[Records for this task]
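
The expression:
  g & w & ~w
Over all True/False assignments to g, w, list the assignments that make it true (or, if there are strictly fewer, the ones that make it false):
is never true.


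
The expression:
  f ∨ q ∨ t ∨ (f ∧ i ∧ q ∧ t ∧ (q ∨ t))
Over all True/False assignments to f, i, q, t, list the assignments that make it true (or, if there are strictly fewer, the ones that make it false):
is false only for:
  f=False, i=False, q=False, t=False;
  f=False, i=True, q=False, t=False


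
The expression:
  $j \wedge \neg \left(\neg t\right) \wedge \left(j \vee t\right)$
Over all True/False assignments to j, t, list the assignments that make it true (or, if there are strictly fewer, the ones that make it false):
is true only for:
  j=True, t=True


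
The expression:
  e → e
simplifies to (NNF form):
True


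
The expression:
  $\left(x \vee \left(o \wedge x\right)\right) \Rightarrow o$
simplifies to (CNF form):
$o \vee \neg x$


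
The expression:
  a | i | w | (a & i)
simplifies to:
a | i | w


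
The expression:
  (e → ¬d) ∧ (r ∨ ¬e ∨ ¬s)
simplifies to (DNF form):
(r ∧ ¬d) ∨ (¬d ∧ ¬s) ∨ ¬e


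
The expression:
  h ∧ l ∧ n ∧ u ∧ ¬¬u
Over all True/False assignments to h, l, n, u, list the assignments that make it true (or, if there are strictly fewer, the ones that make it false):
is true only for:
  h=True, l=True, n=True, u=True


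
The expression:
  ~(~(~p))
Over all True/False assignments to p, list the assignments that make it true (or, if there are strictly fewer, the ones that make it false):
is true only for:
  p=False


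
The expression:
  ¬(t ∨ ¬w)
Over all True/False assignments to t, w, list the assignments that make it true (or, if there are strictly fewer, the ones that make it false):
is true only for:
  t=False, w=True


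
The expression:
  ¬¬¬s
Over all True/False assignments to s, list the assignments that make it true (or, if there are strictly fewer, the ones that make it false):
is true only for:
  s=False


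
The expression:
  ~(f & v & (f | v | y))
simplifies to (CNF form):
~f | ~v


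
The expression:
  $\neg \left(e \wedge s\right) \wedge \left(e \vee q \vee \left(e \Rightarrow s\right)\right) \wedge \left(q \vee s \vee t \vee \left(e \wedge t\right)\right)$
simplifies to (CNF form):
$\left(\neg e \vee \neg s\right) \wedge \left(q \vee s \vee t\right)$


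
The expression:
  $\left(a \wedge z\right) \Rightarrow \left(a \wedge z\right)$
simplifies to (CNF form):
$\text{True}$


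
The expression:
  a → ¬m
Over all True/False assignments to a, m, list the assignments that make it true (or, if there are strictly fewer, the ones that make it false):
is false only for:
  a=True, m=True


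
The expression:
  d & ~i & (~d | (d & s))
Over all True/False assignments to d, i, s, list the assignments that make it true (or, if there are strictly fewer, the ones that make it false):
is true only for:
  d=True, i=False, s=True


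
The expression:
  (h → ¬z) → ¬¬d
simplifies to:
d ∨ (h ∧ z)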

[Task directions] Line for line, the material above should be repeated exactly.

[Result of this task]
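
The expression:
  g & w & ~w
Over all True/False assignments to g, w, list the assignments that make it true (or, if there are strictly fewer, the ones that make it false):
is never true.


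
The expression:
  f ∨ q ∨ t ∨ (f ∧ i ∧ q ∧ t ∧ (q ∨ t))
Over all True/False assignments to f, i, q, t, list the assignments that make it true (or, if there are strictly fewer, the ones that make it false):
is false only for:
  f=False, i=False, q=False, t=False;
  f=False, i=True, q=False, t=False


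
The expression:
  $j \wedge \neg \left(\neg t\right) \wedge \left(j \vee t\right)$
Over all True/False assignments to j, t, list the assignments that make it true (or, if there are strictly fewer, the ones that make it false):
is true only for:
  j=True, t=True


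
The expression:
  e → e
simplifies to (NNF form):
True


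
The expression:
  $\left(x \vee \left(o \wedge x\right)\right) \Rightarrow o$
simplifies to (CNF form):
$o \vee \neg x$


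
The expression:
  a | i | w | (a & i)
simplifies to:
a | i | w


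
The expression:
  (e → ¬d) ∧ (r ∨ ¬e ∨ ¬s)
simplifies to (DNF form):
(r ∧ ¬d) ∨ (¬d ∧ ¬s) ∨ ¬e


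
The expression:
  h ∧ l ∧ n ∧ u ∧ ¬¬u
Over all True/False assignments to h, l, n, u, list the assignments that make it true (or, if there are strictly fewer, the ones that make it false):
is true only for:
  h=True, l=True, n=True, u=True


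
The expression:
  ~(~(~p))
Over all True/False assignments to p, list the assignments that make it true (or, if there are strictly fewer, the ones that make it false):
is true only for:
  p=False


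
The expression:
  ¬(t ∨ ¬w)
Over all True/False assignments to t, w, list the assignments that make it true (or, if there are strictly fewer, the ones that make it false):
is true only for:
  t=False, w=True


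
The expression:
  ¬¬¬s
Over all True/False assignments to s, list the assignments that make it true (or, if there are strictly fewer, the ones that make it false):
is true only for:
  s=False


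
The expression:
  ~(f & v & (f | v | y))
simplifies to (CNF form):
~f | ~v


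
The expression:
  $\neg \left(e \wedge s\right) \wedge \left(e \vee q \vee \left(e \Rightarrow s\right)\right) \wedge \left(q \vee s \vee t \vee \left(e \wedge t\right)\right)$
simplifies to (CNF form):
$\left(\neg e \vee \neg s\right) \wedge \left(q \vee s \vee t\right)$


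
The expression:
  $\left(a \wedge z\right) \Rightarrow \left(a \wedge z\right)$
simplifies to (CNF form):
$\text{True}$


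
The expression:
  a → ¬m
Over all True/False assignments to a, m, list the assignments that make it true (or, if there are strictly fewer, the ones that make it false):
is false only for:
  a=True, m=True


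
The expression:
  d & ~i & (~d | (d & s))
Over all True/False assignments to d, i, s, list the assignments that make it true (or, if there are strictly fewer, the ones that make it false):
is true only for:
  d=True, i=False, s=True


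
The expression:
  (h → ¬z) → ¬¬d
simplifies to:
d ∨ (h ∧ z)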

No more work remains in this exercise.